(How to complete this task) Print the data that follows, exactly and completely.

# # # # #

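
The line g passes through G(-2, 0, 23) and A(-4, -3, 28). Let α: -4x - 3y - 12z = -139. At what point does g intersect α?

(4, 9, 8)

A direction vector for g is A − G = (-2, -3, 5).
Substitute r = (-2, 0, 23) + t(-2, -3, 5) into the plane: -268 + (-43)t = -139, so t = -3.
Intersection: (-2, 0, 23) + (-3)·(-2, -3, 5) = (4, 9, 8).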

# # # # #

(Result below)
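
The line g passes through G(-2, 0, 23) and A(-4, -3, 28). Let α: -4x - 3y - 12z = -139. At what point does g intersect α?

(4, 9, 8)

A direction vector for g is A − G = (-2, -3, 5).
Substitute r = (-2, 0, 23) + t(-2, -3, 5) into the plane: -268 + (-43)t = -139, so t = -3.
Intersection: (-2, 0, 23) + (-3)·(-2, -3, 5) = (4, 9, 8).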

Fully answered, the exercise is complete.